PROBLEM REQUIREMENTS:
Everything in the listing must be transcribed exactly, from the first line to the last.

====================

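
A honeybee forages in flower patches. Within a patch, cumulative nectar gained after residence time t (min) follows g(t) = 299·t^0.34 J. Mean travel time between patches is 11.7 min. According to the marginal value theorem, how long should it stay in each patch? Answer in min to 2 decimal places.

By the marginal value theorem, leave when the instantaneous gain rate g'(t) equals the habitat-wide average g(t)/(T + t).
g'(t) = 0.34·299·t^-0.66. Setting 0.34·299·t^-0.66 = 299·t^0.34/(11.7+t) gives 0.34(11.7+t) = t, so 0.66·t = 0.34×11.7.
t* = 0.34×11.7/0.66 = 6.027 min.

6.03 min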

====================

OUTPUT FOR THIS TASK:
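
A honeybee forages in flower patches. Within a patch, cumulative nectar gained after residence time t (min) follows g(t) = 299·t^0.34 J. Mean travel time between patches is 11.7 min. According to the marginal value theorem, how long should it stay in each patch? Answer in min to 2 decimal places.

By the marginal value theorem, leave when the instantaneous gain rate g'(t) equals the habitat-wide average g(t)/(T + t).
g'(t) = 0.34·299·t^-0.66. Setting 0.34·299·t^-0.66 = 299·t^0.34/(11.7+t) gives 0.34(11.7+t) = t, so 0.66·t = 0.34×11.7.
t* = 0.34×11.7/0.66 = 6.027 min.

6.03 min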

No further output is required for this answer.